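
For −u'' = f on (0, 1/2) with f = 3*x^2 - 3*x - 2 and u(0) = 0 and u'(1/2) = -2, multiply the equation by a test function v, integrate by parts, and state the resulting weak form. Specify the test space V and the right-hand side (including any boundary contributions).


V = {v ∈ H^1(0, 1/2) : v(0) = 0} (test functions vanish at x = 0 where u is specified); weak form: ∫_0^1/2 u'v' dx = ∫_0^1/2 (3*x^2 - 3*x - 2) v dx − 2·v(1/2) for all v ∈ V.

Multiply both sides by a test function v and integrate from 0 to 1/2:
  ∫_0^1/2 −u''(x) v(x) dx = ∫_0^1/2 f(x) v(x) dx.
Integrate the LHS by parts once:
  ∫_0^1/2 −u'' v dx = −[u'(x) v(x)]_0^1/2 + ∫_0^1/2 u'(x) v'(x) dx.
Thus ∫_0^1/2 u'(x) v'(x) dx = ∫_0^1/2 f(x) v(x) dx + [u'(x) v(x)]_0^1/2.
Choose V so that boundary terms are either known or forced to vanish.
Mixed BC: u(0) = 0 (Dirichlet) and u'(1/2) = -2 (Neumann). Define V = {v ∈ H^1(0, 1/2) : v(0) = 0}. Then [u' v]_0^1/2 = u'(1/2)·v(1/2) − u'(0)·0 = − 2·v(1/2).
Weak formulation: find u (satisfying any essential BC) such that ∫_0^1/2 u'(x) v'(x) dx = ∫_0^1/2 f v dx − 2·v(1/2) for all v ∈ V (Dirichlet at 0 absorbed into V; Neumann datum at x = 1/2 contributes the boundary term).
Substituting f(x) = 3*x^2 - 3*x - 2, the right-hand side is ∫_0^1/2 (3*x^2 - 3*x - 2) v dx − 2·v(1/2).


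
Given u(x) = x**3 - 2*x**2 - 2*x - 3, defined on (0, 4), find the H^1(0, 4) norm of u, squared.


||u||_{H^1}^2 = 26172/35

The H^1 norm (squared) on an interval (0, L) is
  ||u||_{H^1}^2 = ∫_0^L u(x)^2 dx + ∫_0^L u'(x)^2 dx.
Compute u'(x) = 3*x**2 - 4*x - 2.
Then u(x)^2 = x**6 - 4*x**5 + 2*x**3 + 16*x**2 + 12*x + 9 and u'(x)^2 = 9*x**4 - 24*x**3 + 4*x**2 + 16*x + 4.
Integrate each monomial from 0 to 4 using ∫_0^4 c·x^n dx = c·4^(n+1)/(n+1):
  ∫_0^4 u(x)^2 dx = ∫_0^4 (x^6 - 4*x^5 + 2*x^3 + 16*x^2 + 12*x + 9) dx. Term by term:
    ∫_0^4 x^6 dx = 16384/7;  ∫_0^4 -4*x^5 dx = -8192/3;  ∫_0^4 2*x^3 dx = 128;
    ∫_0^4 16*x^2 dx = 1024/3;  ∫_0^4 12*x dx = 96;  ∫_0^4 9 dx = 36.
  Sum: 16384/7 − 8192/3 + 128 + 1024/3 + 96 + 36 = 4436/21.
  ∫_0^4 u'(x)^2 dx = ∫_0^4 (9*x^4 - 24*x^3 + 4*x^2 + 16*x + 4) dx. Term by term:
    ∫_0^4 9*x^4 dx = 9216/5;  ∫_0^4 -24*x^3 dx = -1536;  ∫_0^4 4*x^2 dx = 256/3;
    ∫_0^4 16*x dx = 128;  ∫_0^4 4 dx = 16.
  Sum: 9216/5 − 1536 + 256/3 + 128 + 16 = 8048/15.
Adding: ||u||_{H^1}^2 = 4436/21 + 8048/15 = 26172/35.


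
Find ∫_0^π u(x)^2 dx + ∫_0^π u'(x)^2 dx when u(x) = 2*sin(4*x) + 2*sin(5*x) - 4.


||u||_{H^1(0,π)}^2 = -32/5 + 102*π

u'(x) = 8*cos(4*x) + 10*cos(5*x).
Expand u² and (u')² and integrate term by term on (0, π), using: for integers n ≥ 1, ∫_0^π sin²(nx) dx = ∫_0^π cos²(nx) dx = π/2; for n ≠ n', ∫_0^π sin(nx)sin(n'x) dx = ∫_0^π cos(nx)cos(n'x) dx = 0; and by product-to-sum, ∫_0^π sin(nx)cos(n'x) dx = ½∫_0^π [sin((n+n')x) + sin((n−n')x)] dx, which is 0 when n+n' is even and 2n/(n²−n'²) when n+n' is odd (it need not vanish on (0, π)). For the constant mode: ∫_0^π 1 dx = π, ∫_0^π cos(nx) dx = 0, ∫_0^π sin(nx) dx = (1−(−1)^n)/n.
  u² squared terms: (-4)²·∫1 dx = 16·π = 16*π;  (2)²·∫sin(4x)² dx = 4·π/2 = 2*π;  (2)²·∫sin(5x)² dx = 4·π/2 = 2*π.
  u² cross terms: 2·(-4)·(2)·∫1·sin(4x) dx = -16·(0) = 0;  2·(-4)·(2)·∫1·sin(5x) dx = -16·(2/5) = -32/5;  2·(2)·(2)·∫sin(4x)·sin(5x) dx = 8·(0) = 0.
  So ∫_0^π u² dx = 16*π + 2*π + 2*π + 0 − 32/5 + 0 = -32/5 + 20*π.
  (u')² squared terms: (8)²·∫cos(4x)² dx = 64·π/2 = 32*π;  (10)²·∫cos(5x)² dx = 100·π/2 = 50*π.
  (u')² cross terms: 2·(8)·(10)·∫cos(4x)·cos(5x) dx = 160·(0) = 0.
  So ∫_0^π (u')² dx = 32*π + 50*π + 0 = 82*π.
||u||_{H^1}^2 = (-32/5 + 20*π) + (82*π) = -32/5 + 102*π.


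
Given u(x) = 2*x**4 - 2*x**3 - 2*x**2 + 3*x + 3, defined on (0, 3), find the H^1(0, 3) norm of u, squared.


||u||_{H^1}^2 = 413361/35

The H^1 norm (squared) on an interval (0, L) is
  ||u||_{H^1}^2 = ∫_0^L u(x)^2 dx + ∫_0^L u'(x)^2 dx.
Compute u'(x) = 8*x**3 - 6*x**2 - 4*x + 3.
Then u(x)^2 = 4*x**8 - 8*x**7 - 4*x**6 + 20*x**5 + 4*x**4 - 24*x**3 - 3*x**2 + 18*x + 9 and u'(x)^2 = 64*x**6 - 96*x**5 - 28*x**4 + 96*x**3 - 20*x**2 - 24*x + 9.
Integrate each monomial from 0 to 3 using ∫_0^3 c·x^n dx = c·3^(n+1)/(n+1):
  ∫_0^3 u(x)^2 dx = ∫_0^3 (4*x^8 - 8*x^7 - 4*x^6 + 20*x^5 + 4*x^4 - 24*x^3 - 3*x^2 + 18*x + 9) dx. Term by term:
    ∫_0^3 4*x^8 dx = 8748;  ∫_0^3 -8*x^7 dx = -6561;  ∫_0^3 -4*x^6 dx = -8748/7;
    ∫_0^3 20*x^5 dx = 2430;  ∫_0^3 4*x^4 dx = 972/5;  ∫_0^3 -24*x^3 dx = -486;
    ∫_0^3 -3*x^2 dx = -27;  ∫_0^3 18*x dx = 81;  ∫_0^3 9 dx = 27.
  Sum: 8748 − 6561 − 8748/7 + 2430 + 972/5 − 486 − 27 + 81 + 27 = 110484/35.
  ∫_0^3 u'(x)^2 dx = ∫_0^3 (64*x^6 - 96*x^5 - 28*x^4 + 96*x^3 - 20*x^2 - 24*x + 9) dx. Term by term:
    ∫_0^3 64*x^6 dx = 139968/7;  ∫_0^3 -96*x^5 dx = -11664;  ∫_0^3 -28*x^4 dx = -6804/5;
    ∫_0^3 96*x^3 dx = 1944;  ∫_0^3 -20*x^2 dx = -180;  ∫_0^3 -24*x dx = -108;
    ∫_0^3 9 dx = 27.
  Sum: 139968/7 − 11664 − 6804/5 + 1944 − 180 − 108 + 27 = 302877/35.
Adding: ||u||_{H^1}^2 = 110484/35 + 302877/35 = 413361/35.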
□ □ □ □ □
**Exercise brief**
Read the listing line by line, and copy each line in which the word "that" is found.

**Result**
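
Choose V so that boundary terms are either known or forced to vanish.
Weak formulation: find u (satisfying any essential BC) such that ∫_0^1/2 u'(x) v'(x) dx = ∫_0^1/2 f v dx − 2·v(1/2) for all v ∈ V (Dirichlet at 0 absorbed into V; Neumann datum at x = 1/2 contributes the boundary term).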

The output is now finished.